Please return every line of the records below that holds the word "TMTNQ".

[Opening Excerpted data section]

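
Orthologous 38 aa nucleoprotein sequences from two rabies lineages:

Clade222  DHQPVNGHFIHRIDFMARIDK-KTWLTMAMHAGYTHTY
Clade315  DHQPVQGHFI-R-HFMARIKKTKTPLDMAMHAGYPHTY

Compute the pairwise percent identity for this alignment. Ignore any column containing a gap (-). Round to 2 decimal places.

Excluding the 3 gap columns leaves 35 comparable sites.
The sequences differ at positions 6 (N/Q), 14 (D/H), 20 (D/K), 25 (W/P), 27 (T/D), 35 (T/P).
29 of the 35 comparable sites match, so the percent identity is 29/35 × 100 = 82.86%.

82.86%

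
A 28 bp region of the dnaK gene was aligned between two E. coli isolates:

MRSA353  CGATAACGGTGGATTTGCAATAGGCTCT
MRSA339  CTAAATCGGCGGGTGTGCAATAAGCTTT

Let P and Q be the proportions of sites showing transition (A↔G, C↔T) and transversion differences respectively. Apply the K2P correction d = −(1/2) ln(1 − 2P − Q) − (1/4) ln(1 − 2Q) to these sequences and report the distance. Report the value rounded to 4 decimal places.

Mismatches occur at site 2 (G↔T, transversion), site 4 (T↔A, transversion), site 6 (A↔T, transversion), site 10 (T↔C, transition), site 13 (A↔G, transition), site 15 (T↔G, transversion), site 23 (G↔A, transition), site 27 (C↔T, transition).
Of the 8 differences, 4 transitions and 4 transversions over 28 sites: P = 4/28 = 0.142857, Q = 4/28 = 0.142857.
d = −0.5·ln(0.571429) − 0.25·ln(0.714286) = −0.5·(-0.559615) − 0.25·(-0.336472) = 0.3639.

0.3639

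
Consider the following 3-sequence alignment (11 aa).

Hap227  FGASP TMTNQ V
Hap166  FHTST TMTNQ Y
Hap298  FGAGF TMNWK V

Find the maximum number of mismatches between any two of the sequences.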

[Closing Excerpted data section]

Exercise answer =>
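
Hap227  FGASP TMTNQ V
Hap166  FHTST TMTNQ Y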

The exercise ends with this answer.